**Required action**
What you return should match the data below exactly, with every entry reproduced.

___ Dataset records

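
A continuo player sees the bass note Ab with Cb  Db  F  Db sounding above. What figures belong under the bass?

The notes Ab, Cb, Db, F stack in thirds as Db–F–Ab–Cb — a Db dominant seventh chord. The bass Ab is the fifth, so this is second inversion: figured 4/3.

4/3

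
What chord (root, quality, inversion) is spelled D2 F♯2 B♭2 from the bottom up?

The distinct note names are D, F#, Bb. Stacked in thirds they read Bb–D–F#, which is an augmented triad on Bb.
The lowest note is D, the third of the chord, so this is first inversion (figured bass 6).

Bb augmented, first inversion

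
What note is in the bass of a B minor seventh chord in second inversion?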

______

**Answer to this exercise**
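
A continuo player sees the bass note Ab with Cb  Db  F  Db sounding above. What figures belong under the bass?

The notes Ab, Cb, Db, F stack in thirds as Db–F–Ab–Cb — a Db dominant seventh chord. The bass Ab is the fifth, so this is second inversion: figured 4/3.

4/3

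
What chord (root, quality, inversion) is spelled D2 F♯2 B♭2 from the bottom up?

The distinct note names are D, F#, Bb. Stacked in thirds they read Bb–D–F#, which is an augmented triad on Bb.
The lowest note is D, the third of the chord, so this is first inversion (figured bass 6).

Bb augmented, first inversion

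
What note is in the bass of a B minor seventh chord in second inversion?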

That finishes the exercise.